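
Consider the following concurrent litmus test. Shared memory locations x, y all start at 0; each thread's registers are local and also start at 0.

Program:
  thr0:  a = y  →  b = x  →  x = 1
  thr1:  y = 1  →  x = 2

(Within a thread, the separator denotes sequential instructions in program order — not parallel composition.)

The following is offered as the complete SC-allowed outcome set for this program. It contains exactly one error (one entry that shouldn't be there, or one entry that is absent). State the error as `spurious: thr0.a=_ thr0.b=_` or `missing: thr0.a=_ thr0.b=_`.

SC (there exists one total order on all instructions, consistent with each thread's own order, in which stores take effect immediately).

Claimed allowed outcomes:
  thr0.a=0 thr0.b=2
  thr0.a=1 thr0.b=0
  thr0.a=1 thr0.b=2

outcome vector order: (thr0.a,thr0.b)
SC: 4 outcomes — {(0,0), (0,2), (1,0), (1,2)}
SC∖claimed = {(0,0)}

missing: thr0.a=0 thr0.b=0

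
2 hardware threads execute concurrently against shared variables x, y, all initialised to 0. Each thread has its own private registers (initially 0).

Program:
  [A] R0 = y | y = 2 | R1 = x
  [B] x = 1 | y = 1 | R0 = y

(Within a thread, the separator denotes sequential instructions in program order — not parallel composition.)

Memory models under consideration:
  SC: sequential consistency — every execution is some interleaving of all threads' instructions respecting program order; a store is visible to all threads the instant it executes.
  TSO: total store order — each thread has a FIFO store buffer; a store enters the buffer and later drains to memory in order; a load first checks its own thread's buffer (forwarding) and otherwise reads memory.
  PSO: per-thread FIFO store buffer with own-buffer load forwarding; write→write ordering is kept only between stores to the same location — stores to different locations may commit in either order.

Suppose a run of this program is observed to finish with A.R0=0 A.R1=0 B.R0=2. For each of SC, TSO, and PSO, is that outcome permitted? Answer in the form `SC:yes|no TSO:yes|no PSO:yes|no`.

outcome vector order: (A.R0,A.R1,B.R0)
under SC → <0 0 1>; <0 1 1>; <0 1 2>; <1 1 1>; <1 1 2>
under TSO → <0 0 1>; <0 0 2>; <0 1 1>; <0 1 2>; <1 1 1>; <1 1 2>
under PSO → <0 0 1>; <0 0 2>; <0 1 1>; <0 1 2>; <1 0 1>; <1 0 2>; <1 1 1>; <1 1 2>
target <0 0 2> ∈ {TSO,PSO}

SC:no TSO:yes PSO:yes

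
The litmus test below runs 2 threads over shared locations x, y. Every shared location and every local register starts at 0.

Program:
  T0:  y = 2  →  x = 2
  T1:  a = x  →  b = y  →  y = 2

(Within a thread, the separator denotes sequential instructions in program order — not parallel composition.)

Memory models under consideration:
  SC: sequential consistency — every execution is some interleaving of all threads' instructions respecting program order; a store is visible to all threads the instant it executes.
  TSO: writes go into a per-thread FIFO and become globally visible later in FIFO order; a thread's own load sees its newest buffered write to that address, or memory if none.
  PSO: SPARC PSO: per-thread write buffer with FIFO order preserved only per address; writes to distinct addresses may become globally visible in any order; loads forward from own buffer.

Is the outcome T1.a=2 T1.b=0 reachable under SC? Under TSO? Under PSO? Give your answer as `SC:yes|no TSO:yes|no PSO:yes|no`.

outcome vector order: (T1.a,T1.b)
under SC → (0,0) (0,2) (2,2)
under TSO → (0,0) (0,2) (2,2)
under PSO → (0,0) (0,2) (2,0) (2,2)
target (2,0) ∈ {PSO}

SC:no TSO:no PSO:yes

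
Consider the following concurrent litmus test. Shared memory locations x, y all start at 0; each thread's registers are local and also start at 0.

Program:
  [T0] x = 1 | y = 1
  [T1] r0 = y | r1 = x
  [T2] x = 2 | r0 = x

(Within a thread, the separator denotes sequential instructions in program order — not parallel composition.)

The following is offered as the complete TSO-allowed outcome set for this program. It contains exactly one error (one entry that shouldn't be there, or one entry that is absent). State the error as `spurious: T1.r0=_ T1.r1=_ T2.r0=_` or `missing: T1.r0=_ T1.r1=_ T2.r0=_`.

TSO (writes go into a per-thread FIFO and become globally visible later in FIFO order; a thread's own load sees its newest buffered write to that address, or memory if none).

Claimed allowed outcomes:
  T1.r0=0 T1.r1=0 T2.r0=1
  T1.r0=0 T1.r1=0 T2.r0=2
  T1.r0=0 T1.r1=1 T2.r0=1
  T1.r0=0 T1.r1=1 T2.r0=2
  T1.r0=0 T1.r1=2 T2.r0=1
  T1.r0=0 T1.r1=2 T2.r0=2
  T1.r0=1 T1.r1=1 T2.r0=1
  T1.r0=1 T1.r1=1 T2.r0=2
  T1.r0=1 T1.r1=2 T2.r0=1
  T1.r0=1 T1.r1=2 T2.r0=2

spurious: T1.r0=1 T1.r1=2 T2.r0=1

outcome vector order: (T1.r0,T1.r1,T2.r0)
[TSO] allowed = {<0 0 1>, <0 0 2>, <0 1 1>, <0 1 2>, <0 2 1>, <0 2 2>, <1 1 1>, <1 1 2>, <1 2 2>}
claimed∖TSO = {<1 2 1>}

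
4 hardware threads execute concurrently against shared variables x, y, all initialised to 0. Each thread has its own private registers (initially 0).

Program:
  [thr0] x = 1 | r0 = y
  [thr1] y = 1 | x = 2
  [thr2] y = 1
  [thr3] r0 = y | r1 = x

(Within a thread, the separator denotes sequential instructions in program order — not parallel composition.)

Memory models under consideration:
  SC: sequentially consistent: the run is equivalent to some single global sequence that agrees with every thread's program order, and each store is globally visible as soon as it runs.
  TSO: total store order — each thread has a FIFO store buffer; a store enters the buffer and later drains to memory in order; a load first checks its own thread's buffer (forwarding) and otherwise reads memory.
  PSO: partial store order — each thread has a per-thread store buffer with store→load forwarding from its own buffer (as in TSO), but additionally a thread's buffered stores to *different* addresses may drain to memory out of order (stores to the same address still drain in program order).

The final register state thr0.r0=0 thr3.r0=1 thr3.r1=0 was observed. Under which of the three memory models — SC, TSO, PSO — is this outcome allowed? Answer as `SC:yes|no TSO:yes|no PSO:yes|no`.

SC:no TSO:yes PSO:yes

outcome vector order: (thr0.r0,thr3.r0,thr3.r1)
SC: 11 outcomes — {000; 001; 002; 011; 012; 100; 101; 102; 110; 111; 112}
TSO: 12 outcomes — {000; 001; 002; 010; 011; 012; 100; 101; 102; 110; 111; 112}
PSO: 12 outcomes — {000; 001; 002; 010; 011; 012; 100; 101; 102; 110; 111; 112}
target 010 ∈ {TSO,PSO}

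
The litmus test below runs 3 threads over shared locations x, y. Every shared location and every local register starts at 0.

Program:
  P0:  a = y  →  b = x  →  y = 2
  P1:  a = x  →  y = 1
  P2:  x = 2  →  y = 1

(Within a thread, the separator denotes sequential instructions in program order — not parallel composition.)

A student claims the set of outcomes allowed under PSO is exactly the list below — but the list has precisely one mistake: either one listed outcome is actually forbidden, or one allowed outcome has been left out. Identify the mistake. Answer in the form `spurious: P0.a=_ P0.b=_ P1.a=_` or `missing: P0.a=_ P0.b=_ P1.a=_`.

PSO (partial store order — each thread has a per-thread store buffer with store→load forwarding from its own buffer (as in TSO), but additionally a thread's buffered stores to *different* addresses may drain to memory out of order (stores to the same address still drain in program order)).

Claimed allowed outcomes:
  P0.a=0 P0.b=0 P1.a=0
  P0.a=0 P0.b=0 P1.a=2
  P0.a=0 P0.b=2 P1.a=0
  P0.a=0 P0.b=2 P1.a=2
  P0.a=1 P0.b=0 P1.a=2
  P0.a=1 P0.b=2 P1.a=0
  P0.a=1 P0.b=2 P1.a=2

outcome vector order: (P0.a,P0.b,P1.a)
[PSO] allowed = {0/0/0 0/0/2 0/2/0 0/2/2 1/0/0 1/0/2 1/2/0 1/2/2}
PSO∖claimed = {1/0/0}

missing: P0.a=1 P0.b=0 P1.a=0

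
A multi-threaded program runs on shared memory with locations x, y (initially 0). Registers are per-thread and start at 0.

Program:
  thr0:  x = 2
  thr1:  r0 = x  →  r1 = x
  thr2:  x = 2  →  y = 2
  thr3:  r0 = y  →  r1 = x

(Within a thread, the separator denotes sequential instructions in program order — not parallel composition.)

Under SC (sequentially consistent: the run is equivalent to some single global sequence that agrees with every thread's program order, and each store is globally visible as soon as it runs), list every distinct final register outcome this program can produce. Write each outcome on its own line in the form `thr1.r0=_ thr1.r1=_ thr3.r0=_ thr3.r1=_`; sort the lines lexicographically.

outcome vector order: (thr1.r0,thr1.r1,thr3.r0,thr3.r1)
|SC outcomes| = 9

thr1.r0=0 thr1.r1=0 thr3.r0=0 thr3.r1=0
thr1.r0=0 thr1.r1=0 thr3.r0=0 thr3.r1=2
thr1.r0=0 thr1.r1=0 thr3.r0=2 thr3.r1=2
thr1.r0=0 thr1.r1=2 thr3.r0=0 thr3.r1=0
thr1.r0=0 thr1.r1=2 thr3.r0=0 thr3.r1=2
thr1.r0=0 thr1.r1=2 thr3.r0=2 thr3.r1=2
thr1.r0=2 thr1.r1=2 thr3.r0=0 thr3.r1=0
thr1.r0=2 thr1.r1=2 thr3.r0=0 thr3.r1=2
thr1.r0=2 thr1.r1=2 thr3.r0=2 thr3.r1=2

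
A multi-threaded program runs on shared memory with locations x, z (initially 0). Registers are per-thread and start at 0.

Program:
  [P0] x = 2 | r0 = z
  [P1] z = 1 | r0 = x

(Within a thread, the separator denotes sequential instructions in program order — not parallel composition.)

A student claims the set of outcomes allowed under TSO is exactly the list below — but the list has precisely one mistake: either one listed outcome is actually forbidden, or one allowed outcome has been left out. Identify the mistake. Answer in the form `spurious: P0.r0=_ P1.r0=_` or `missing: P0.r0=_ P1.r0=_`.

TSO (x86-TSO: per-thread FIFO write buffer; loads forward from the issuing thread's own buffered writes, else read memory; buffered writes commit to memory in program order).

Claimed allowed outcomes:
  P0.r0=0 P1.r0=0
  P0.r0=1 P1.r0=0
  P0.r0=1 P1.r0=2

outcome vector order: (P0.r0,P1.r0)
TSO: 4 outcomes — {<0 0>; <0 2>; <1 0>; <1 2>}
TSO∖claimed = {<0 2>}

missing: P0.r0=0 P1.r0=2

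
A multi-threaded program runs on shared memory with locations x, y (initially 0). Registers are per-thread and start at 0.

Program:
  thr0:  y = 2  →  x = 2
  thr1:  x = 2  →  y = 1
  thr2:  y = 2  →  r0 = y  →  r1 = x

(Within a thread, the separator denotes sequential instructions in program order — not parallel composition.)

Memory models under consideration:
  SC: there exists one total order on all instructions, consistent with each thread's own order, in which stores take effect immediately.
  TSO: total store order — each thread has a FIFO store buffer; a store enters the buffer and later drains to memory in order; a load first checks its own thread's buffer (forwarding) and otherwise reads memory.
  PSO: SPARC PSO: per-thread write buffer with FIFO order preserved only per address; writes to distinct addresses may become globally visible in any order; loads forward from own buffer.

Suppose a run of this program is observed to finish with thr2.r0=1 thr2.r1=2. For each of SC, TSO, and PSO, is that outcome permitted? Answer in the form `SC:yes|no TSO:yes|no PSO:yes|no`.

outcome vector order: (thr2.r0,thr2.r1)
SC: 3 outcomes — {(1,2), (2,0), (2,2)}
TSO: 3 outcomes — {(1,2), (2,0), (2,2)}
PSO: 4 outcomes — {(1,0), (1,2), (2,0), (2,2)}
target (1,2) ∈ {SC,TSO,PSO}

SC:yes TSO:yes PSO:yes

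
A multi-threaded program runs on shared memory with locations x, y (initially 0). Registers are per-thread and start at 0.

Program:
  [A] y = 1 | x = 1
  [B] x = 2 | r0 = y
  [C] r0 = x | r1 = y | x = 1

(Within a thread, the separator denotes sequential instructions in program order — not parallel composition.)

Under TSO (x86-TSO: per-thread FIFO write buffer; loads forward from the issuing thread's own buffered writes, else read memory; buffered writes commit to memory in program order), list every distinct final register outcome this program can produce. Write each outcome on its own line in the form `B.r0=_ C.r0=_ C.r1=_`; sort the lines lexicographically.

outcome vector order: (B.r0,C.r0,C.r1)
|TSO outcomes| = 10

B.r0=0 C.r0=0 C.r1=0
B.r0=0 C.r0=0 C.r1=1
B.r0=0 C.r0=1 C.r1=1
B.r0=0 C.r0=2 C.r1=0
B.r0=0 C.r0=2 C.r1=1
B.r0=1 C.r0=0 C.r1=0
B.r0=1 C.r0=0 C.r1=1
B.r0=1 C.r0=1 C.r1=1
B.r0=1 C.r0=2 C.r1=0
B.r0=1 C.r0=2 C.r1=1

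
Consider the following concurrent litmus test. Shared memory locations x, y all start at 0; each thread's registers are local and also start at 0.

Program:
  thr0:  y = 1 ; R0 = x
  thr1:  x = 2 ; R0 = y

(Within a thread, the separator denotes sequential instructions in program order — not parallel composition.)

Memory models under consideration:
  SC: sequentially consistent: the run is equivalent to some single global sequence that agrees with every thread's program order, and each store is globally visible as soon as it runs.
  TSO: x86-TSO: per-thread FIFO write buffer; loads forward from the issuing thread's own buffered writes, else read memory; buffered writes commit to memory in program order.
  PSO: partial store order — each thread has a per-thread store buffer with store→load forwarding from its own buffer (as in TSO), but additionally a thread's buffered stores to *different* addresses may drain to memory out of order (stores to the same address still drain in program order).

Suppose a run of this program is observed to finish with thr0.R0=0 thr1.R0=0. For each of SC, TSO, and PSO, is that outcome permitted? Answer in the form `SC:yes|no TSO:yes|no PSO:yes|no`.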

_Exercise prompt_
For every line above that holds the word "into", report the whole line.

_Task answer_
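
  TSO: writes go into a per-thread FIFO and become globally visible later in FIFO order; a thread's own load sees its newest buffered write to that address, or memory if none.
TSO (writes go into a per-thread FIFO and become globally visible later in FIFO order; a thread's own load sees its newest buffered write to that address, or memory if none).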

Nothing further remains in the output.